EXERCISE –
Everything from the first line of the material below through the line containing "There are 5" is to be printed exactly, and nothing more.

MATERIAL SUPPLIED –

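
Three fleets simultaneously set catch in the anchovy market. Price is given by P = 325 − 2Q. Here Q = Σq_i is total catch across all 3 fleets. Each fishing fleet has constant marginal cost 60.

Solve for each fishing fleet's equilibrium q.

A representative fishing fleet's profit is π_i = q_i(325 − 2Q) − 60q_i, with Q = q_i + Σ_{j≠i} q_j.
First-order condition: 265 − 4q_i − 2Σ_{j≠i} q_j = 0.
With identical fishing fleets, set every q_j = q: then 265 − 4q − 4q = 0, i.e. q = 265/8 = 33.125.

33.125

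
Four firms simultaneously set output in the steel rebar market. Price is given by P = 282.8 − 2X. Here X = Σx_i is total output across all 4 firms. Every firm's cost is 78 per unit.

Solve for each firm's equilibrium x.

A representative firm's profit is π_i = x_i(282.8 − 2X) − 78x_i, with X = x_i + Σ_{j≠i} x_j.
First-order condition: 204.8 − 4x_i − 2Σ_{j≠i} x_j = 0.
In a symmetric equilibrium every firm chooses the same x, so Σ_{j≠i} x_j = 3x. The condition becomes 204.8 − 10x = 0, giving x = 204.8/10 = 20.48.

20.48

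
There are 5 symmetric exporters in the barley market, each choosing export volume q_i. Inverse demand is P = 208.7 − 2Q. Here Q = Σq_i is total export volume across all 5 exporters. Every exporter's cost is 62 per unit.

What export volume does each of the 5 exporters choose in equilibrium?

12.225

A representative exporter's profit is π_i = q_i(208.7 − 2Q) − 62q_i, with Q = q_i + Σ_{j≠i} q_j.
First-order condition: 146.7 − 4q_i − 2Σ_{j≠i} q_j = 0.
With identical exporters, set every q_j = q: then 146.7 − 4q − 8q = 0, i.e. q = 146.7/12 = 12.225.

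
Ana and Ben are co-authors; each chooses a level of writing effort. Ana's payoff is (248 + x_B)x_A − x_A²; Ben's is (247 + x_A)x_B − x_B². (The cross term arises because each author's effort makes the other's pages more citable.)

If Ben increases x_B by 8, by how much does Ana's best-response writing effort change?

4

Expanding Ana's payoff: 248x_A + x_Bx_A − x_A².
∂π/∂x_A = 248 + x_B − 2x_A = 0, so x_A = 124 + 0.5x_B.
The reaction-function slope is 0.5, so an 8-unit rise in x_B moves x_A by 0.5 × 8 = 4. Ana's best response rises — the actions are strategic complements.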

SOLUTION TO THIS TASK –
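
Three fleets simultaneously set catch in the anchovy market. Price is given by P = 325 − 2Q. Here Q = Σq_i is total catch across all 3 fleets. Each fishing fleet has constant marginal cost 60.

Solve for each fishing fleet's equilibrium q.

A representative fishing fleet's profit is π_i = q_i(325 − 2Q) − 60q_i, with Q = q_i + Σ_{j≠i} q_j.
First-order condition: 265 − 4q_i − 2Σ_{j≠i} q_j = 0.
With identical fishing fleets, set every q_j = q: then 265 − 4q − 4q = 0, i.e. q = 265/8 = 33.125.

33.125

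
Four firms simultaneously set output in the steel rebar market. Price is given by P = 282.8 − 2X. Here X = Σx_i is total output across all 4 firms. Every firm's cost is 78 per unit.

Solve for each firm's equilibrium x.

A representative firm's profit is π_i = x_i(282.8 − 2X) − 78x_i, with X = x_i + Σ_{j≠i} x_j.
First-order condition: 204.8 − 4x_i − 2Σ_{j≠i} x_j = 0.
In a symmetric equilibrium every firm chooses the same x, so Σ_{j≠i} x_j = 3x. The condition becomes 204.8 − 10x = 0, giving x = 204.8/10 = 20.48.

20.48

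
There are 5 symmetric exporters in the barley market, each choosing export volume q_i. Inverse demand is P = 208.7 − 2Q. Here Q = Σq_i is total export volume across all 5 exporters. Every exporter's cost is 62 per unit.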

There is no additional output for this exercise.